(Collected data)
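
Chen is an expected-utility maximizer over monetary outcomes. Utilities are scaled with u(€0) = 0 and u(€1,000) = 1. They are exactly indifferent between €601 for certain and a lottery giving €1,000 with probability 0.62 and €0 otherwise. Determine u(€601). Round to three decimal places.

The indifference gives u(€601) = 0.62·u(€1,000) + 0.38·u(€0) = 0.62·1 + 0.38·0 = 0.62.

0.620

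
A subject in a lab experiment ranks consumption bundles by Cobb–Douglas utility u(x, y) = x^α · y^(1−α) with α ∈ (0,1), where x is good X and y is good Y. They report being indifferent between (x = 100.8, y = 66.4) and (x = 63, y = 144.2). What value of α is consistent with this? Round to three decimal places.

α ≈ 0.623

The Cobb–Douglas utilities coincide, so 100.8^α·66.4^(1−α) = 63^α·144.2^(1−α).
(100.8/63)^α = (144.2/66.4)^(1−α); take logs: α·ln(100.8/63) = (1−α)·ln(144.2/66.4), i.e. α·0.470004 = (1−α)·0.775504.
Thus α·(1.245508) = 0.775504, so α = 0.775504/1.245508 ≈ 0.623.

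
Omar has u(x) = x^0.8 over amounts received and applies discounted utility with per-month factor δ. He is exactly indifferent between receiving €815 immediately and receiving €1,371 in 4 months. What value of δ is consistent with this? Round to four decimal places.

δ ≈ 0.9012

Equating discounted utilities: u(815) = δ^4·u(1371) ⇒ δ^4 = u(815)/u(1371).
With u(x) = x^0.8: δ^4 = 815^0.8/1371^0.8 = (815/1371)^0.8 = 0.65962.
So δ = 0.65962^(1/4) ≈ 0.9012.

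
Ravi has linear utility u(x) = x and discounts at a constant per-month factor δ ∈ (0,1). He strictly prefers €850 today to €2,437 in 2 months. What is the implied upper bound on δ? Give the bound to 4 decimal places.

The preference means 850 > δ^2·2437.
Hence δ^2 < 850/2437 = 0.34879, and x ↦ x^(1/2) is increasing on (0,∞).
δ < (850/2437)^(1/2) ≈ 0.5906.

δ < 0.5906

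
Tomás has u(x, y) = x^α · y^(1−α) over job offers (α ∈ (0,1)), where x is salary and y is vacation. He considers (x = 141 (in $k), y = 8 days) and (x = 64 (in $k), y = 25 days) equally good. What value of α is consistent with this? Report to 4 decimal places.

α ≈ 0.5906

Indifference: 141^α · 8^(1−α) = 64^α · 25^(1−α).
Taking logs: α·ln 141 + (1−α)·ln 8 = α·ln 64 + (1−α)·ln 25, i.e. α·0.7898768 = (1−α)·1.1394343.
With A = 0.7898768 and B = 1.1394343: α·A = (1−α)·B, so α = B/(A+B) = 1.1394343/1.9293111 ≈ 0.5906.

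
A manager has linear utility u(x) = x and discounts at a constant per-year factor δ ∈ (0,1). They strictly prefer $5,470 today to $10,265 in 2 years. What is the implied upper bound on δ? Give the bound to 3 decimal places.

δ < 0.730

Under u(x) = x this choice says 5470 > δ^2·10265.
Hence δ^2 < 5470/10265 = 0.53288, and x ↦ x^(1/2) is increasing on (0,∞).
δ < 0.53288^(1/2) = 0.730.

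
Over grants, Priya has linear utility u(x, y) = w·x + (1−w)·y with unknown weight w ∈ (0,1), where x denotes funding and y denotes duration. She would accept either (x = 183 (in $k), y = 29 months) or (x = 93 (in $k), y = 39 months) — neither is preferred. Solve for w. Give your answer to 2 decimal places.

w = 0.10

Equating utilities: w·183 + (1−w)·29 = w·93 + (1−w)·39.
w·(183−93) = (1−w)·(39−29), i.e. w·90 = (1−w)·10.
Hence w = 10/(90+10) = 10/100 = 0.10.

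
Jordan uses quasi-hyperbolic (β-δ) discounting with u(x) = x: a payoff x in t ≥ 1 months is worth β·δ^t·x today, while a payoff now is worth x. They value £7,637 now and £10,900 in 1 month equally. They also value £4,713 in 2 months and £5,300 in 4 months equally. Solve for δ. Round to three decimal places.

δ ≈ 0.943

From the later pair, β·δ^2·4713 = β·δ^4·5300; dividing through, δ^2 = 4713/5300 = 0.88925, so δ = 0.94300.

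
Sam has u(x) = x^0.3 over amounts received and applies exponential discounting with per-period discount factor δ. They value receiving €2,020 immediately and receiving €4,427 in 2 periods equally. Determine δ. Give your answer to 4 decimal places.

δ ≈ 0.8890

The payoff in 2 periods is discounted by δ^2, so u(2020) = δ^2·u(4427) and δ^2 = u(2020)/u(4427).
With u(x) = x^0.3: δ^2 = 2020^0.3/4427^0.3 = (2020/4427)^0.3 = 0.79026.
Hence δ = (0.79026)^(1/2) = 0.888968.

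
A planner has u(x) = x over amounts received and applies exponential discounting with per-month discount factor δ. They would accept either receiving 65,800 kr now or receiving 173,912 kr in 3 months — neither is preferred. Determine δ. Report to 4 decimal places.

Indifference means u(65800) = δ^3 · u(173912), so δ^3 = u(65800)/u(173912).
With u(x) = x: δ^3 = 65800/173912 = 0.37835.
Taking the cube root: δ = 0.37835^(1/3) ≈ 0.7233.

δ ≈ 0.7233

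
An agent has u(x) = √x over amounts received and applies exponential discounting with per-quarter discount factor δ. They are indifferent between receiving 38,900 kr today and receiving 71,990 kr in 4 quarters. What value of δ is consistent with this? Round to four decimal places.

δ ≈ 0.9259

Equating discounted utilities: u(38900) = δ^4·u(71990) ⇒ δ^4 = u(38900)/u(71990).
Since u(x) = √x, δ^4 = √(38900/71990) = 0.73509.
Taking the 4th root: δ = 0.73509^(1/4) ≈ 0.9259.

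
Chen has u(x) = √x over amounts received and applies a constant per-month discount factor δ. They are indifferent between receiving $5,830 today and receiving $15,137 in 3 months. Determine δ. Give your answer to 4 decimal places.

The payoff in 3 months is discounted by δ^3, so u(5830) = δ^3·u(15137) and δ^3 = u(5830)/u(15137).
Since u(x) = √x, δ^3 = √(5830/15137) = 0.62060.
Hence δ = (0.62060)^(1/3) = 0.852979.

δ ≈ 0.8530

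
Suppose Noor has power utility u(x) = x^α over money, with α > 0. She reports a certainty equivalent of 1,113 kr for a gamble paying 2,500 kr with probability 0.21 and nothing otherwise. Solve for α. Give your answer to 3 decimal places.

Since u(0) = 0, the lottery's EU is 0.21·2500^α.
Equating: 1113^α = 0.21·2500^α, i.e. 0.4452^α = 0.21.
α = ln(0.21) / ln(1113/2500) = -1.560648/-0.809232 ≈ 1.929.

α ≈ 1.929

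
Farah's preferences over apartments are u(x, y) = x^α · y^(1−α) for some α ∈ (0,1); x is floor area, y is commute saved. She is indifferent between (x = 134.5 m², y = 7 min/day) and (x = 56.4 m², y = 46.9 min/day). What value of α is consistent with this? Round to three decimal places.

Set the two utilities equal: 134.5^α·7^(1−α) = 56.4^α·46.9^(1−α).
Taking logs: α·ln 134.5 + (1−α)·ln 7 = α·ln 56.4 + (1−α)·ln 46.9, i.e. α·0.869095 = (1−α)·1.902108.
So α/(1−α) = (1.902108)/(0.869095) = 2.188608, and α = 2.188608/3.188608 ≈ 0.686.

α ≈ 0.686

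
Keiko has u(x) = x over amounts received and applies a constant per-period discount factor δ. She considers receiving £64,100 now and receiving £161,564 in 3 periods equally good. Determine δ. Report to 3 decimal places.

δ ≈ 0.735

Indifference means u(64100) = δ^3 · u(161564), so δ^3 = u(64100)/u(161564).
With u(x) = x: δ^3 = 64100/161564 = 0.39675.
So δ = 0.39675^(1/3) ≈ 0.735.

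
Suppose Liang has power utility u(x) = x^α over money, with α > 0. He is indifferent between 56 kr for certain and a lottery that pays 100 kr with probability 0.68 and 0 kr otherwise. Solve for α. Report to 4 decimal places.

EU(lottery) = 0.68·100^α + 0.32·0 = 0.68·100^α.
Setting u(56) equal to that: 56^α = 0.68·100^α ⇒ (56/100)^α = 0.68.
Taking logs: α·ln(56/100) = ln(0.68), so α = -0.3856625 / -0.5798185 ≈ 0.6651.

α ≈ 0.6651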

• _Aim of the exercise_: Beginning at the line that holds "Keiko has u(x)", reproduce the lines exactly up to and including the final line of the entries.

• _Solved problem_:
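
Keiko has u(x) = x over amounts received and applies a constant per-period discount factor δ. She considers receiving £64,100 now and receiving £161,564 in 3 periods equally good. Determine δ. Report to 3 decimal places.

δ ≈ 0.735

Indifference means u(64100) = δ^3 · u(161564), so δ^3 = u(64100)/u(161564).
With u(x) = x: δ^3 = 64100/161564 = 0.39675.
So δ = 0.39675^(1/3) ≈ 0.735.

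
Suppose Liang has power utility u(x) = x^α over money, with α > 0. He is indifferent between 56 kr for certain and a lottery that pays 100 kr with probability 0.68 and 0 kr otherwise. Solve for α. Report to 4 decimal places.

EU(lottery) = 0.68·100^α + 0.32·0 = 0.68·100^α.
Setting u(56) equal to that: 56^α = 0.68·100^α ⇒ (56/100)^α = 0.68.
Taking logs: α·ln(56/100) = ln(0.68), so α = -0.3856625 / -0.5798185 ≈ 0.6651.

α ≈ 0.6651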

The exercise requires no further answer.